> _Given records_

==========

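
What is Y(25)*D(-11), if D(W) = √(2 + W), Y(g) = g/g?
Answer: 3*I ≈ 3.0*I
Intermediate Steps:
Y(g) = 1
Y(25)*D(-11) = 1*√(2 - 11) = 1*√(-9) = 1*(3*I) = 3*I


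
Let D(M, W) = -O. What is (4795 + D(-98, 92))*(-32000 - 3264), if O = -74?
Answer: -171700416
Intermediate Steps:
D(M, W) = 74 (D(M, W) = -1*(-74) = 74)
(4795 + D(-98, 92))*(-32000 - 3264) = (4795 + 74)*(-32000 - 3264) = 4869*(-35264) = -171700416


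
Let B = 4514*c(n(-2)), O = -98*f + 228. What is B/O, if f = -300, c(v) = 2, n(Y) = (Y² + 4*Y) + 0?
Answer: 2257/7407 ≈ 0.30471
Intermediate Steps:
n(Y) = Y² + 4*Y
O = 29628 (O = -98*(-300) + 228 = 29400 + 228 = 29628)
B = 9028 (B = 4514*2 = 9028)
B/O = 9028/29628 = 9028*(1/29628) = 2257/7407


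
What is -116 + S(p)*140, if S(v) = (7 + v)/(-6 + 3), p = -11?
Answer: 212/3 ≈ 70.667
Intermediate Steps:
S(v) = -7/3 - v/3 (S(v) = (7 + v)/(-3) = (7 + v)*(-⅓) = -7/3 - v/3)
-116 + S(p)*140 = -116 + (-7/3 - ⅓*(-11))*140 = -116 + (-7/3 + 11/3)*140 = -116 + (4/3)*140 = -116 + 560/3 = 212/3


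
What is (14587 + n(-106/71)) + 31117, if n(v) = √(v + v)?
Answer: 45704 + 2*I*√3763/71 ≈ 45704.0 + 1.728*I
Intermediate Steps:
n(v) = √2*√v (n(v) = √(2*v) = √2*√v)
(14587 + n(-106/71)) + 31117 = (14587 + √2*√(-106/71)) + 31117 = (14587 + √2*(I*√7526/71)) + 31117 = (14587 + 2*I*√3763/71) + 31117 = 45704 + 2*I*√3763/71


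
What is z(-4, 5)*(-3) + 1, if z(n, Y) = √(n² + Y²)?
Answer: 1 - 3*√41 ≈ -18.209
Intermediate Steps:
z(n, Y) = √(Y² + n²)
z(-4, 5)*(-3) + 1 = √(5² + (-4)²)*(-3) + 1 = √(25 + 16)*(-3) + 1 = √41*(-3) + 1 = -3*√41 + 1 = 1 - 3*√41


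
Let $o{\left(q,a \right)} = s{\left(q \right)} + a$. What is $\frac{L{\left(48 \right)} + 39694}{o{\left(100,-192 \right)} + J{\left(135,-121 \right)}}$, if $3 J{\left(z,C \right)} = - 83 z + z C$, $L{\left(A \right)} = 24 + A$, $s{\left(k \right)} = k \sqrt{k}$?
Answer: $- \frac{19883}{4186} \approx -4.7499$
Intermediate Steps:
$s{\left(k \right)} = k^{\frac{3}{2}}$
$o{\left(q,a \right)} = a + q^{\frac{3}{2}}$ ($o{\left(q,a \right)} = q^{\frac{3}{2}} + a = a + q^{\frac{3}{2}}$)
$J{\left(z,C \right)} = - \frac{83 z}{3} + \frac{C z}{3}$ ($J{\left(z,C \right)} = \frac{- 83 z + z C}{3} = \frac{- 83 z + C z}{3} = - \frac{83 z}{3} + \frac{C z}{3}$)
$\frac{L{\left(48 \right)} + 39694}{o{\left(100,-192 \right)} + J{\left(135,-121 \right)}} = \frac{\left(24 + 48\right) + 39694}{\left(-192 + 100^{\frac{3}{2}}\right) + \frac{1}{3} \cdot 135 \left(-83 - 121\right)} = \frac{72 + 39694}{\left(-192 + 1000\right) + \frac{1}{3} \cdot 135 \left(-204\right)} = \frac{39766}{808 - 9180} = \frac{39766}{-8372} = 39766 \left(- \frac{1}{8372}\right) = - \frac{19883}{4186}$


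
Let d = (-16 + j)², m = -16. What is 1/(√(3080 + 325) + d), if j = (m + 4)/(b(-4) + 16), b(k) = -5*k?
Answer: 21609/5488996 - 81*√3405/5488996 ≈ 0.0030757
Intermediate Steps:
j = -⅓ (j = (-16 + 4)/(-5*(-4) + 16) = -12/(20 + 16) = -12/36 = -12*1/36 = -⅓ ≈ -0.33333)
d = 2401/9 (d = (-16 - ⅓)² = (-49/3)² = 2401/9 ≈ 266.78)
1/(√(3080 + 325) + d) = 1/(√(3080 + 325) + 2401/9) = 1/(√3405 + 2401/9) = 1/(2401/9 + √3405)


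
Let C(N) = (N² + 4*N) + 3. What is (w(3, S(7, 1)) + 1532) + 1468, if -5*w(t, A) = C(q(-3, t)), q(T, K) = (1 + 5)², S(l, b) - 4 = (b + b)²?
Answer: 13557/5 ≈ 2711.4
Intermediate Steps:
S(l, b) = 4 + 4*b² (S(l, b) = 4 + (b + b)² = 4 + (2*b)² = 4 + 4*b²)
q(T, K) = 36 (q(T, K) = 6² = 36)
C(N) = 3 + N² + 4*N
w(t, A) = -1443/5 (w(t, A) = -(3 + 36² + 4*36)/5 = -(3 + 1296 + 144)/5 = -⅕*1443 = -1443/5)
(w(3, S(7, 1)) + 1532) + 1468 = (-1443/5 + 1532) + 1468 = 6217/5 + 1468 = 13557/5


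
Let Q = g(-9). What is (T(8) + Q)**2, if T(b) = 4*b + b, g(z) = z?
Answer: 961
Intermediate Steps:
T(b) = 5*b
Q = -9
(T(8) + Q)**2 = (5*8 - 9)**2 = (40 - 9)**2 = 31**2 = 961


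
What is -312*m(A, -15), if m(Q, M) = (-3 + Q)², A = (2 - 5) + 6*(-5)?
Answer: -404352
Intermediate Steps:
A = -33 (A = -3 - 30 = -33)
-312*m(A, -15) = -312*(-3 - 33)² = -312*(-36)² = -312*1296 = -404352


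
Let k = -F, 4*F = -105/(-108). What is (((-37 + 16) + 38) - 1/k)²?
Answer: 546121/1225 ≈ 445.81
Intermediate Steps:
F = 35/144 (F = (-105/(-108))/4 = (-105*(-1/108))/4 = (¼)*(35/36) = 35/144 ≈ 0.24306)
k = -35/144 (k = -1*35/144 = -35/144 ≈ -0.24306)
(((-37 + 16) + 38) - 1/k)² = (((-37 + 16) + 38) - 1/(-35/144))² = ((-21 + 38) - 1*(-144/35))² = (17 + 144/35)² = (739/35)² = 546121/1225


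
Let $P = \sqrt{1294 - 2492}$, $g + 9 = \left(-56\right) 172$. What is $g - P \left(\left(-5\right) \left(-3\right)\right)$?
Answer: $-9641 - 15 i \sqrt{1198} \approx -9641.0 - 519.18 i$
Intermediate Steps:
$g = -9641$ ($g = -9 - 9632 = -9641$)
$P = i \sqrt{1198}$ ($P = \sqrt{-1198} = i \sqrt{1198} \approx 34.612 i$)
$g - P \left(\left(-5\right) \left(-3\right)\right) = -9641 - i \sqrt{1198} \left(\left(-5\right) \left(-3\right)\right) = -9641 - i \sqrt{1198} \cdot 15 = -9641 - 15 i \sqrt{1198}$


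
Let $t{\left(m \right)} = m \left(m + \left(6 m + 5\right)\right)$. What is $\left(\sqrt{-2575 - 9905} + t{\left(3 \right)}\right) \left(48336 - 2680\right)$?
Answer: $3561168 + 365248 i \sqrt{195} \approx 3.5612 \cdot 10^{6} + 5.1004 \cdot 10^{6} i$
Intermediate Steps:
$t{\left(m \right)} = m \left(5 + 7 m\right)$ ($t{\left(m \right)} = m \left(m + \left(5 + 6 m\right)\right) = m \left(5 + 7 m\right)$)
$\left(\sqrt{-2575 - 9905} + t{\left(3 \right)}\right) \left(48336 - 2680\right) = \left(\sqrt{-2575 - 9905} + 3 \left(5 + 7 \cdot 3\right)\right) \left(48336 - 2680\right) = \left(\sqrt{-12480} + 3 \left(5 + 21\right)\right) 45656 = \left(8 i \sqrt{195} + 3 \cdot 26\right) 45656 = \left(8 i \sqrt{195} + 78\right) 45656 = \left(78 + 8 i \sqrt{195}\right) 45656 = 3561168 + 365248 i \sqrt{195}$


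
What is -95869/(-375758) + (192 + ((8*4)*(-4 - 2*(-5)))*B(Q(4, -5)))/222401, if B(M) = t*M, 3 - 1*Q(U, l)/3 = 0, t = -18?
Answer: 9705930173/83568954958 ≈ 0.11614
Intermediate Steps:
Q(U, l) = 9 (Q(U, l) = 9 - 3*0 = 9 + 0 = 9)
B(M) = -18*M
-95869/(-375758) + (192 + ((8*4)*(-4 - 2*(-5)))*B(Q(4, -5)))/222401 = -95869/(-375758) + (192 + ((8*4)*(-4 - 2*(-5)))*(-18*9))/222401 = -95869*(-1/375758) + (192 + (32*(-4 + 10))*(-162))*(1/222401) = 95869/375758 + (192 + (32*6)*(-162))*(1/222401) = 95869/375758 + (192 + 192*(-162))*(1/222401) = 95869/375758 + (192 - 31104)*(1/222401) = 95869/375758 - 30912*1/222401 = 95869/375758 - 30912/222401 = 9705930173/83568954958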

==========

> _About this task_
Print the lines above from the one with "Answer: 961" through the one with "Answer: 546121/1225 ≈ 445.81", both included, exactly as written and nothing more.

> _Finished exercise_
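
Answer: 961
Intermediate Steps:
T(b) = 5*b
Q = -9
(T(8) + Q)**2 = (5*8 - 9)**2 = (40 - 9)**2 = 31**2 = 961


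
What is -312*m(A, -15), if m(Q, M) = (-3 + Q)², A = (2 - 5) + 6*(-5)?
Answer: -404352
Intermediate Steps:
A = -33 (A = -3 - 30 = -33)
-312*m(A, -15) = -312*(-3 - 33)² = -312*(-36)² = -312*1296 = -404352


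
Let k = -F, 4*F = -105/(-108). What is (((-37 + 16) + 38) - 1/k)²?
Answer: 546121/1225 ≈ 445.81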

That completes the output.